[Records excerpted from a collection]
===
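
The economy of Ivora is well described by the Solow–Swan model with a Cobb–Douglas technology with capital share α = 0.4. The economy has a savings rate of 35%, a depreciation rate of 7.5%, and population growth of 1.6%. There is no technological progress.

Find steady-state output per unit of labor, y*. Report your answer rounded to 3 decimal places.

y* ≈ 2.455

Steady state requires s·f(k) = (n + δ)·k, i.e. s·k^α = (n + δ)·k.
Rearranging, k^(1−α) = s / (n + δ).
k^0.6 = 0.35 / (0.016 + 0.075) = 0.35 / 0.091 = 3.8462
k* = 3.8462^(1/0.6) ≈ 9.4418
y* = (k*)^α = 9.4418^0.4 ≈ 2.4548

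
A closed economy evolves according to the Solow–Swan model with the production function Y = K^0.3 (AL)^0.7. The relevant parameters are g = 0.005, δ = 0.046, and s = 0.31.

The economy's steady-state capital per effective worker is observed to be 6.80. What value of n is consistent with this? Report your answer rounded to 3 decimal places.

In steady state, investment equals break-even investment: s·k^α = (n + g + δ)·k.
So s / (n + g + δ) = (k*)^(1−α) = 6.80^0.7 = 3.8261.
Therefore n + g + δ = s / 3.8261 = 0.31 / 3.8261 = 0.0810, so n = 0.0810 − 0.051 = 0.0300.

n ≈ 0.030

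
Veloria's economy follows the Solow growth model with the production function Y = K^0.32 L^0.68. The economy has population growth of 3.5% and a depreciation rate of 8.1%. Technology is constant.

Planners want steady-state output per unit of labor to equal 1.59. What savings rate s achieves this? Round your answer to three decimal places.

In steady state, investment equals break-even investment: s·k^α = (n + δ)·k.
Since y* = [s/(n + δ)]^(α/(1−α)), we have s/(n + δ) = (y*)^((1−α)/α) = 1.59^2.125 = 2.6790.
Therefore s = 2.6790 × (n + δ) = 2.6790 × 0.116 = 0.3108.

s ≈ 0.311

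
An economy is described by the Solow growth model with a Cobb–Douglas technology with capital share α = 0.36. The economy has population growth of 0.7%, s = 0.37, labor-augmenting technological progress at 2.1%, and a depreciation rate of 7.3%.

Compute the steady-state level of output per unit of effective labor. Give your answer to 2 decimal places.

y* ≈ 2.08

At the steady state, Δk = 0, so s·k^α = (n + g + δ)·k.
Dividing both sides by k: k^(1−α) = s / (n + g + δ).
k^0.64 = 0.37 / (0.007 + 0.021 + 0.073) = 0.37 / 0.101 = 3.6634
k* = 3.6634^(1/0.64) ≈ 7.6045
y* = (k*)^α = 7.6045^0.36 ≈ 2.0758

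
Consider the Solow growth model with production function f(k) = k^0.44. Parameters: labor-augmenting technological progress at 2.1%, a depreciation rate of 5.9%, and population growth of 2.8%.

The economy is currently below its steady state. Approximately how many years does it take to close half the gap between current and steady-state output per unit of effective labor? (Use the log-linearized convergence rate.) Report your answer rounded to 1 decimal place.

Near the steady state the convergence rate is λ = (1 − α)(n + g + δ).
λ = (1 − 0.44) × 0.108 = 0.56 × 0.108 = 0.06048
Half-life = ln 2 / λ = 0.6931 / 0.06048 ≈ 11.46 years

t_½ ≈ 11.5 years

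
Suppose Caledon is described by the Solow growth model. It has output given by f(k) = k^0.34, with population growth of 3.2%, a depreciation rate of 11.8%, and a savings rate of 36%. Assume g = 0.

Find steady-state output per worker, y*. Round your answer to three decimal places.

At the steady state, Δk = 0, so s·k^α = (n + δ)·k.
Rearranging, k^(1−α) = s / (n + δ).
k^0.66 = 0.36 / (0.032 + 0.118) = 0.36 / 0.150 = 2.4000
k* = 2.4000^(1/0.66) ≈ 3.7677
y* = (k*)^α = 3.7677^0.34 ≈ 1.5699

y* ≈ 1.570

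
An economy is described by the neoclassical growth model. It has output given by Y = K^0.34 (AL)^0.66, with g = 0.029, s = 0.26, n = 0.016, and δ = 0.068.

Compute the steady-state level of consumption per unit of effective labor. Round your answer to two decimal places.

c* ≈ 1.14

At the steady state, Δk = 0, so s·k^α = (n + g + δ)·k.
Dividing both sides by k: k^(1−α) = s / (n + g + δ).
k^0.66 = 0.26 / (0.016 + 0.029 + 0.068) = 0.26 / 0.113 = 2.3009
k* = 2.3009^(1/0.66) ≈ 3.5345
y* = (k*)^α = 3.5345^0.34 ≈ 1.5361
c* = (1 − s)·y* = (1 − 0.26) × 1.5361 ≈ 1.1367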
===
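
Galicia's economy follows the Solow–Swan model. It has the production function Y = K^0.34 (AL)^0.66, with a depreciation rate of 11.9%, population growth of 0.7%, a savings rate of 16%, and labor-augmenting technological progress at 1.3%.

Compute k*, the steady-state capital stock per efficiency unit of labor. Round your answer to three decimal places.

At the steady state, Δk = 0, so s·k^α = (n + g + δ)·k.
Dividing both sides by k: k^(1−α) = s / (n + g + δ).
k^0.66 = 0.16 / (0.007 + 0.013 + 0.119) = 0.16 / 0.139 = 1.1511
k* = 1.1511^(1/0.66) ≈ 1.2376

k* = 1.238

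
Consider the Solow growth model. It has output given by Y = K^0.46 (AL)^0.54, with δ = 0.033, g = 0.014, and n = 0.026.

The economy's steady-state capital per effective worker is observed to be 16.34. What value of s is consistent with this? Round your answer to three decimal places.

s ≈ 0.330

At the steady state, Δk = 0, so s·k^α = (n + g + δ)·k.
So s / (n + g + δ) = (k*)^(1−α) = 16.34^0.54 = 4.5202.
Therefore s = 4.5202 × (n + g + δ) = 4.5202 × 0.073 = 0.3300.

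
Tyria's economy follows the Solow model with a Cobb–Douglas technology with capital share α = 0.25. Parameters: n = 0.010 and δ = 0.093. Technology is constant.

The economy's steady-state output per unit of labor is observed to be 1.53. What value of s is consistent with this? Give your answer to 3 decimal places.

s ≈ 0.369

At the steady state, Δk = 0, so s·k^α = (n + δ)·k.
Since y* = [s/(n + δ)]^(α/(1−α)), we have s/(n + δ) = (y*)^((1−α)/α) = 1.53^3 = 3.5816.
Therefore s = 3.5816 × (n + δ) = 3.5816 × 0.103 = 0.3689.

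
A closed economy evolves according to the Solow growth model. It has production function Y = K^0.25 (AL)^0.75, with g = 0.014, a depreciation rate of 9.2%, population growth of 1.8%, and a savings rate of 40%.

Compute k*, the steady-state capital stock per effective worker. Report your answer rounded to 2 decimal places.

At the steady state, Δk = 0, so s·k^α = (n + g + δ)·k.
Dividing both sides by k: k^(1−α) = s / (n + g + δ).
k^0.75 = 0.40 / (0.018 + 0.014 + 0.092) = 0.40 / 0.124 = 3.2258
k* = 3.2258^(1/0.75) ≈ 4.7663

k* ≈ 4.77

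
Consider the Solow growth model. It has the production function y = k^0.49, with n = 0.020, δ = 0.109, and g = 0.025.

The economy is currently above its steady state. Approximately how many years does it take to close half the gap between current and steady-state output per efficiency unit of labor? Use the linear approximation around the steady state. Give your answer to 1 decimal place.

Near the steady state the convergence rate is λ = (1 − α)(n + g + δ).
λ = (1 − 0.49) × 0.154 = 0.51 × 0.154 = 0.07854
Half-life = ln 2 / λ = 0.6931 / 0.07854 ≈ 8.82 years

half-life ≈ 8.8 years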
===
Out of the data above, give again only the lines starting at the one holding "to be 6.80." and ending at the one holding "Veloria's economy follows", unchanged.

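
The economy's steady-state capital per effective worker is observed to be 6.80. What value of n is consistent with this? Report your answer rounded to 3 decimal places.

In steady state, investment equals break-even investment: s·k^α = (n + g + δ)·k.
So s / (n + g + δ) = (k*)^(1−α) = 6.80^0.7 = 3.8261.
Therefore n + g + δ = s / 3.8261 = 0.31 / 3.8261 = 0.0810, so n = 0.0810 − 0.051 = 0.0300.

n ≈ 0.030

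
Veloria's economy follows the Solow growth model with the production function Y = K^0.32 L^0.68. The economy has population growth of 3.5% and a depreciation rate of 8.1%. Technology is constant.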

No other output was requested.